• [Task to carry out]
The lines to copy are those in the listing that hold the word "areas".

• [Records shown]
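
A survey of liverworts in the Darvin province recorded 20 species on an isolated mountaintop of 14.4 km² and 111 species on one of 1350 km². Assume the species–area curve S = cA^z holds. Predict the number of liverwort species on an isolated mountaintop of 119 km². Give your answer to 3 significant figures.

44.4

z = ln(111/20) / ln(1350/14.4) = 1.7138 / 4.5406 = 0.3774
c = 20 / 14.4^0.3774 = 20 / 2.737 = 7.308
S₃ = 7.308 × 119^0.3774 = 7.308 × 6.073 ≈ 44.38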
* * *
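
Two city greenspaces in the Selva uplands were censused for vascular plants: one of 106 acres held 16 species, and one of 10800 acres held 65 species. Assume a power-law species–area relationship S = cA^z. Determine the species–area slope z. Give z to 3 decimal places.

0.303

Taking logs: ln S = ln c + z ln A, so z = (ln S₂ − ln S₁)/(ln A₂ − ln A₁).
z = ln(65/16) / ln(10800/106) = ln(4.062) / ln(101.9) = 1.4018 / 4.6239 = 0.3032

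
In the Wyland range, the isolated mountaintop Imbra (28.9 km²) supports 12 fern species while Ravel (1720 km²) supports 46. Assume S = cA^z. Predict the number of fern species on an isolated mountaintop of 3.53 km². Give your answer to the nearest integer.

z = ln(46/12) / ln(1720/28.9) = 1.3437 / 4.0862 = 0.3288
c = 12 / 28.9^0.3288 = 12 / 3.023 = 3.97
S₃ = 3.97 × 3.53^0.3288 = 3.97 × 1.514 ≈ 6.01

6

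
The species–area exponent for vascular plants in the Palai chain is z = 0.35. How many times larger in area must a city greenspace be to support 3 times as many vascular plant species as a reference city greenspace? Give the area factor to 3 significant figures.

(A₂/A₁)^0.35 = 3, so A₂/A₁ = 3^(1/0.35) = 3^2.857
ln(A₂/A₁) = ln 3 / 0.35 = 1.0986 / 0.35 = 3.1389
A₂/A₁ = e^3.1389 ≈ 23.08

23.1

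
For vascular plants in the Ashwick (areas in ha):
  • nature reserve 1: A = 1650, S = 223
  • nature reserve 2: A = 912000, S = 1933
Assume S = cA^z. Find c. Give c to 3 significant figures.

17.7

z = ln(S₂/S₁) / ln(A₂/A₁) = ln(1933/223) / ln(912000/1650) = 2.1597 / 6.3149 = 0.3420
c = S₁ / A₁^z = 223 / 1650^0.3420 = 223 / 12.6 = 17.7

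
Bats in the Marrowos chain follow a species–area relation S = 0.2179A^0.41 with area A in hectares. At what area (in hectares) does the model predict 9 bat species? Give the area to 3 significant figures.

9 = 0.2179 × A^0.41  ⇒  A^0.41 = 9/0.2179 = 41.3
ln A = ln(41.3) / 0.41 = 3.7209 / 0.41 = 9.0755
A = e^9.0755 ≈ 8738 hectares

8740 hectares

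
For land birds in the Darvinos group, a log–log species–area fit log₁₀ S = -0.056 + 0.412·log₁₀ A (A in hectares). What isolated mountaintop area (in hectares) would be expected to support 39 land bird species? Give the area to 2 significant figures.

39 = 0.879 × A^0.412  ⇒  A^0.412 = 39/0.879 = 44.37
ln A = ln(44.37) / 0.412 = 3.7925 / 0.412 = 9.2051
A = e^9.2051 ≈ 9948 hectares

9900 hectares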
--
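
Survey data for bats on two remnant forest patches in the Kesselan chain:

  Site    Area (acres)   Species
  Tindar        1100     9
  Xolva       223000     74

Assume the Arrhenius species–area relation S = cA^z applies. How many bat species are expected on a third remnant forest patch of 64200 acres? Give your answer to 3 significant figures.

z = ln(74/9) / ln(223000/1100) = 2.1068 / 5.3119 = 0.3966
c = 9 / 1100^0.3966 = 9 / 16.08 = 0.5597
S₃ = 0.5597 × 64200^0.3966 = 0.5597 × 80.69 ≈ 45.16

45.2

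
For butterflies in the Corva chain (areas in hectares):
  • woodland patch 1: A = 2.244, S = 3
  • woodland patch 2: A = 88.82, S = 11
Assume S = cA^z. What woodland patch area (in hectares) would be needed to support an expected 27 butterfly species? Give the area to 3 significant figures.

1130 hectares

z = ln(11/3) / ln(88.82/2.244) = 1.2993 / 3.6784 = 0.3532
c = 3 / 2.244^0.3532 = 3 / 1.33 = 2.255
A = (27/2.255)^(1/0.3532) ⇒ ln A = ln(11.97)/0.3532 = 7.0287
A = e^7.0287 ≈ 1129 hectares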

• [Written answer]
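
For vascular plants in the Ashwick (areas in ha):
For butterflies in the Corva chain (areas in hectares):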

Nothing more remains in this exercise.